As soon as the line containing "What even parity" appears in the material below, start returning lines exactly, and end with the line containing "Syndrome = s4*8".

____________

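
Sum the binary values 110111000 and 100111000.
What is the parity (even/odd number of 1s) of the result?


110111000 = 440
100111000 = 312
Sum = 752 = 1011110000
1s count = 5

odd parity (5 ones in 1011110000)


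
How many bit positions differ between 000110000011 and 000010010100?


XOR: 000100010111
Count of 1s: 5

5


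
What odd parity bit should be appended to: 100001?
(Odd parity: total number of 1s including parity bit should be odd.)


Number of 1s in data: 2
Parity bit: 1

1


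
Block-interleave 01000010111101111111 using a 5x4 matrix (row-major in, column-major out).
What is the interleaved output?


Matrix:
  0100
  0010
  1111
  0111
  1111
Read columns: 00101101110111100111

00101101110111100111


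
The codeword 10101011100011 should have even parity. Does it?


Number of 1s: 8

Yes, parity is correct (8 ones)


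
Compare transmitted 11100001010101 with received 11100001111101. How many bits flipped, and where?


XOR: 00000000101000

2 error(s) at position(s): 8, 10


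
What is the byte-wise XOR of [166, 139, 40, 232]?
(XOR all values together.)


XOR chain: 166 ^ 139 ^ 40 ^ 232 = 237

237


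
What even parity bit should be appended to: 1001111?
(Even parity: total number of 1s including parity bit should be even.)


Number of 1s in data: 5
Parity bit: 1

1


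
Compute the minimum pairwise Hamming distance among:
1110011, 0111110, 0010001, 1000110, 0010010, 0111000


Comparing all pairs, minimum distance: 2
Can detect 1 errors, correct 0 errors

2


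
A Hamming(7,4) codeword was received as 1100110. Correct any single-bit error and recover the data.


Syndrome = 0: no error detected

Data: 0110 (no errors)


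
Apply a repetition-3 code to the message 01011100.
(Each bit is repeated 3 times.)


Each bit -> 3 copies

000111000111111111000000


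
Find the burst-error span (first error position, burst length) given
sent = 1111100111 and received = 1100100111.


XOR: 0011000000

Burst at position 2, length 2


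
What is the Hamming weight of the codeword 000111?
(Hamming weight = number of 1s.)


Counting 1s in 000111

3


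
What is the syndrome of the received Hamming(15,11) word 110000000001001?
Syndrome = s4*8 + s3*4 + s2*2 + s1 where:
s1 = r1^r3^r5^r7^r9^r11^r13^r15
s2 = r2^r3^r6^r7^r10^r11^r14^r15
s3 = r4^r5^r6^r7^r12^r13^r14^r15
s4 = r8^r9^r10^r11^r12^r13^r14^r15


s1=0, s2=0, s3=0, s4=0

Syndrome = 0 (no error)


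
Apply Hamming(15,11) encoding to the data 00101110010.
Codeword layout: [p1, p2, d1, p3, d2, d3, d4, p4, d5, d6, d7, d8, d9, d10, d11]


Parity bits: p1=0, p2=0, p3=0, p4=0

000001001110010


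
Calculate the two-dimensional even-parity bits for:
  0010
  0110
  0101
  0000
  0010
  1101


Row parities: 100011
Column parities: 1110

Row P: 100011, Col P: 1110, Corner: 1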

____________

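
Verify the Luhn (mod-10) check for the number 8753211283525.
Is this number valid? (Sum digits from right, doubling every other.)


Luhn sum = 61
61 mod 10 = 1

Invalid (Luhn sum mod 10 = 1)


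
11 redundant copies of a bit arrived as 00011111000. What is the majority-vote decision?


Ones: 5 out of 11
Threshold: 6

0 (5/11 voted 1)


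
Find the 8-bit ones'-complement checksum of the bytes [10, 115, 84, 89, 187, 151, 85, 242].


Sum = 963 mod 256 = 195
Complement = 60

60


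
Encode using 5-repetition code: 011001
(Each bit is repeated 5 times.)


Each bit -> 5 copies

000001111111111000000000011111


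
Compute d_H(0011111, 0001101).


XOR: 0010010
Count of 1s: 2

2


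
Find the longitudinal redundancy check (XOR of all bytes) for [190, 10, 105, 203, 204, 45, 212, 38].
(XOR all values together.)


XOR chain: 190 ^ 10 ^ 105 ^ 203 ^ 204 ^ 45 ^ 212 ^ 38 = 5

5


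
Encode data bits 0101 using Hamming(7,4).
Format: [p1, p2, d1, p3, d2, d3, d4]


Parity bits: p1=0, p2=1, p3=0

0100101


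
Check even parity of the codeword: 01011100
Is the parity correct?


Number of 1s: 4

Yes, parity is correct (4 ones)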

____________

### [Written solution]
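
What even parity bit should be appended to: 1001111?
(Even parity: total number of 1s including parity bit should be even.)


Number of 1s in data: 5
Parity bit: 1

1


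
Compute the minimum pairwise Hamming distance among:
1110011, 0111110, 0010001, 1000110, 0010010, 0111000


Comparing all pairs, minimum distance: 2
Can detect 1 errors, correct 0 errors

2


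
A Hamming(7,4) codeword was received as 1100110. Correct any single-bit error and recover the data.


Syndrome = 0: no error detected

Data: 0110 (no errors)


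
Apply a repetition-3 code to the message 01011100.
(Each bit is repeated 3 times.)


Each bit -> 3 copies

000111000111111111000000


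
Find the burst-error span (first error position, burst length) given
sent = 1111100111 and received = 1100100111.


XOR: 0011000000

Burst at position 2, length 2


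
What is the Hamming weight of the codeword 000111?
(Hamming weight = number of 1s.)


Counting 1s in 000111

3


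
What is the syndrome of the received Hamming(15,11) word 110000000001001?
Syndrome = s4*8 + s3*4 + s2*2 + s1 where: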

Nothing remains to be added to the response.